§ EXERCISE AIM
From first line to last, output the records below exactly.

§ INFORMATION SHOWN

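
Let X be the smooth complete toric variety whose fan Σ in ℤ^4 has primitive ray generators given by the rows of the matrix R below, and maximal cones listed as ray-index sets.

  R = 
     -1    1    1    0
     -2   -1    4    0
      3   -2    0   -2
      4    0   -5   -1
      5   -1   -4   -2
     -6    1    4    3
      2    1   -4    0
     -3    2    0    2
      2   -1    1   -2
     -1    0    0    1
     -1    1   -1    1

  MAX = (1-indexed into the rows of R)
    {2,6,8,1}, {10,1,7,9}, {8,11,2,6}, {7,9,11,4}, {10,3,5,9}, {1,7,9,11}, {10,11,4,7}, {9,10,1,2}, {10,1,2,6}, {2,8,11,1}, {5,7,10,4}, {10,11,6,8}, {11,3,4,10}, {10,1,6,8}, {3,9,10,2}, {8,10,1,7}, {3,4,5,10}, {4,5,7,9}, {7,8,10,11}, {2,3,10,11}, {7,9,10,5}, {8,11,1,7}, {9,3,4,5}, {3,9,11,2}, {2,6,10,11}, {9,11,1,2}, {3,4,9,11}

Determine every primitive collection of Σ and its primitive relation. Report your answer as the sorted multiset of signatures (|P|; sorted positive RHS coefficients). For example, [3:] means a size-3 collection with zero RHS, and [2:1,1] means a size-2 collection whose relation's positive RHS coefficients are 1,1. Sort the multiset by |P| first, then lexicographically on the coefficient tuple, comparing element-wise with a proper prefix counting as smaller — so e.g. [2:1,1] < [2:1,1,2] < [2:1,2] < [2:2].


The 22 primitive collections of Σ (r=11, n=4):

  {2,7}:  v_{2} + v_{7} = 0  ⟹  sig = [2:]
  {3,8}:  v_{3} + v_{8} = 0  ⟹  sig = [2:]
  {1,3}:  v_{1} + v_{3} = v_{9}  ⟹  sig = [2:1]
  {2,5}:  v_{2} + v_{5} = v_{3}  ⟹  sig = [2:1]
  {3,7}:  v_{3} + v_{7} = v_{5}  ⟹  sig = [2:1]
  {5,6}:  v_{5} + v_{6} = v_{10}  ⟹  sig = [2:1]
  {5,8}:  v_{5} + v_{8} = v_{7}  ⟹  sig = [2:1]
  {5,11}:  v_{5} + v_{11} = v_{4}  ⟹  sig = [2:1]
  {8,9}:  v_{8} + v_{9} = v_{1}  ⟹  sig = [2:1]
  {1,5}:  v_{1} + v_{5} = v_{7} + v_{9}  ⟹  sig = [2:1,1]
  {2,4}:  v_{2} + v_{4} = v_{3} + v_{11}  ⟹  sig = [2:1,1]
  {3,6}:  v_{3} + v_{6} = v_{2} + v_{10}  ⟹  sig = [2:1,1]
  {4,6}:  v_{4} + v_{6} = v_{10} + v_{11}  ⟹  sig = [2:1,1]
  {4,8}:  v_{4} + v_{8} = v_{7} + v_{11}  ⟹  sig = [2:1,1]
  {6,7}:  v_{6} + v_{7} = v_{8} + v_{10}  ⟹  sig = [2:1,1]
  {1,4}:  v_{1} + v_{4} = v_{7} + v_{9} + v_{11}  ⟹  sig = [2:1,1,1]
  {6,9}:  v_{6} + v_{9} = v_{1} + v_{2} + v_{10}  ⟹  sig = [2:1,1,1]
  {9,10,11}:  v_{9} + v_{10} + v_{11} = 0  ⟹  sig = [3:]
  {1,10,11}:  v_{1} + v_{10} + v_{11} = v_{8}  ⟹  sig = [3:1]
  {2,8,10}:  v_{2} + v_{8} + v_{10} = v_{6}  ⟹  sig = [3:1]
  {4,9,10}:  v_{4} + v_{9} + v_{10} = v_{5}  ⟹  sig = [3:1]
  {1,6,11}:  v_{1} + v_{6} + v_{11} = v_{2} + 2·v_{8}  ⟹  sig = [3:1,2]

Signatures (|P|; sorted positive RHS coefficients), sorted:
    [2:]
    [2:]
    [2:1]
    [2:1]
    [2:1]
    [2:1]
    [2:1]
    [2:1]
    [2:1]
    [2:1,1]
    [2:1,1]
    [2:1,1]
    [2:1,1]
    [2:1,1]
    [2:1,1]
    [2:1,1,1]
    [2:1,1,1]
    [3:]
    [3:1]
    [3:1]
    [3:1]
    [3:1,2]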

§ ANSWER SECTION
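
Let X be the smooth complete toric variety whose fan Σ in ℤ^4 has primitive ray generators given by the rows of the matrix R below, and maximal cones listed as ray-index sets.

  R = 
     -1    1    1    0
     -2   -1    4    0
      3   -2    0   -2
      4    0   -5   -1
      5   -1   -4   -2
     -6    1    4    3
      2    1   -4    0
     -3    2    0    2
      2   -1    1   -2
     -1    0    0    1
     -1    1   -1    1

  MAX = (1-indexed into the rows of R)
    {2,6,8,1}, {10,1,7,9}, {8,11,2,6}, {7,9,11,4}, {10,3,5,9}, {1,7,9,11}, {10,11,4,7}, {9,10,1,2}, {10,1,2,6}, {2,8,11,1}, {5,7,10,4}, {10,11,6,8}, {11,3,4,10}, {10,1,6,8}, {3,9,10,2}, {8,10,1,7}, {3,4,5,10}, {4,5,7,9}, {7,8,10,11}, {2,3,10,11}, {7,9,10,5}, {8,11,1,7}, {9,3,4,5}, {3,9,11,2}, {2,6,10,11}, {9,11,1,2}, {3,4,9,11}

Determine every primitive collection of Σ and its primitive relation. Report your answer as the sorted multiset of signatures (|P|; sorted positive RHS coefficients). For example, [3:] means a size-3 collection with zero RHS, and [2:1,1] means a size-2 collection whose relation's positive RHS coefficients are 1,1. Sort the multiset by |P| first, then lexicographically on the coefficient tuple, comparing element-wise with a proper prefix counting as smaller — so e.g. [2:1,1] < [2:1,1,2] < [2:1,2] < [2:2].


The 22 primitive collections of Σ (r=11, n=4):

  {2,7}:  v_{2} + v_{7} = 0  ⟹  sig = [2:]
  {3,8}:  v_{3} + v_{8} = 0  ⟹  sig = [2:]
  {1,3}:  v_{1} + v_{3} = v_{9}  ⟹  sig = [2:1]
  {2,5}:  v_{2} + v_{5} = v_{3}  ⟹  sig = [2:1]
  {3,7}:  v_{3} + v_{7} = v_{5}  ⟹  sig = [2:1]
  {5,6}:  v_{5} + v_{6} = v_{10}  ⟹  sig = [2:1]
  {5,8}:  v_{5} + v_{8} = v_{7}  ⟹  sig = [2:1]
  {5,11}:  v_{5} + v_{11} = v_{4}  ⟹  sig = [2:1]
  {8,9}:  v_{8} + v_{9} = v_{1}  ⟹  sig = [2:1]
  {1,5}:  v_{1} + v_{5} = v_{7} + v_{9}  ⟹  sig = [2:1,1]
  {2,4}:  v_{2} + v_{4} = v_{3} + v_{11}  ⟹  sig = [2:1,1]
  {3,6}:  v_{3} + v_{6} = v_{2} + v_{10}  ⟹  sig = [2:1,1]
  {4,6}:  v_{4} + v_{6} = v_{10} + v_{11}  ⟹  sig = [2:1,1]
  {4,8}:  v_{4} + v_{8} = v_{7} + v_{11}  ⟹  sig = [2:1,1]
  {6,7}:  v_{6} + v_{7} = v_{8} + v_{10}  ⟹  sig = [2:1,1]
  {1,4}:  v_{1} + v_{4} = v_{7} + v_{9} + v_{11}  ⟹  sig = [2:1,1,1]
  {6,9}:  v_{6} + v_{9} = v_{1} + v_{2} + v_{10}  ⟹  sig = [2:1,1,1]
  {9,10,11}:  v_{9} + v_{10} + v_{11} = 0  ⟹  sig = [3:]
  {1,10,11}:  v_{1} + v_{10} + v_{11} = v_{8}  ⟹  sig = [3:1]
  {2,8,10}:  v_{2} + v_{8} + v_{10} = v_{6}  ⟹  sig = [3:1]
  {4,9,10}:  v_{4} + v_{9} + v_{10} = v_{5}  ⟹  sig = [3:1]
  {1,6,11}:  v_{1} + v_{6} + v_{11} = v_{2} + 2·v_{8}  ⟹  sig = [3:1,2]

Signatures (|P|; sorted positive RHS coefficients), sorted:
    [2:]
    [2:]
    [2:1]
    [2:1]
    [2:1]
    [2:1]
    [2:1]
    [2:1]
    [2:1]
    [2:1,1]
    [2:1,1]
    [2:1,1]
    [2:1,1]
    [2:1,1]
    [2:1,1]
    [2:1,1,1]
    [2:1,1,1]
    [3:]
    [3:1]
    [3:1]
    [3:1]
    [3:1,2]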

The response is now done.